§ Problem:
Everything from the line that contains "After exactly 7" to the end of the listing below, both ends included, is to be transcribed word for word, and nothing else.
------ Given data
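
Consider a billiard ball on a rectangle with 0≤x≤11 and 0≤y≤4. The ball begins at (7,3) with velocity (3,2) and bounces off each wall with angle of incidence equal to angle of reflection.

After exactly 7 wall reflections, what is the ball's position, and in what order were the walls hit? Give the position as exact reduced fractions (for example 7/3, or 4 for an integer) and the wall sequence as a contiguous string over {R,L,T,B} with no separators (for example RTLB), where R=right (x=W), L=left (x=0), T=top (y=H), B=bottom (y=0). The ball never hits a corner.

1. t=1/2 → T at (17/2,4); v=(3,-2)
2. t=5/6 → R at (11,7/3); v=(-3,-2)
3. t=7/6 → B at (15/2,0); v=(-3,2)
4. t=2 → T at (3/2,4); v=(-3,-2)
5. t=1/2 → L at (0,3); v=(3,-2)
6. t=3/2 → B at (9/2,0); v=(3,2)
7. t=2 → T at (21/2,4); v=(3,-2)

Final position: (21/2,4)
Wall sequence: TRBTLBT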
------------
§ Finished exercise:
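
After exactly 7 wall reflections, what is the ball's position, and in what order were the walls hit? Give the position as exact reduced fractions (for example 7/3, or 4 for an integer) and the wall sequence as a contiguous string over {R,L,T,B} with no separators (for example RTLB), where R=right (x=W), L=left (x=0), T=top (y=H), B=bottom (y=0). The ball never hits a corner.

1. t=1/2 → T at (17/2,4); v=(3,-2)
2. t=5/6 → R at (11,7/3); v=(-3,-2)
3. t=7/6 → B at (15/2,0); v=(-3,2)
4. t=2 → T at (3/2,4); v=(-3,-2)
5. t=1/2 → L at (0,3); v=(3,-2)
6. t=3/2 → B at (9/2,0); v=(3,2)
7. t=2 → T at (21/2,4); v=(3,-2)

Final position: (21/2,4)
Wall sequence: TRBTLBT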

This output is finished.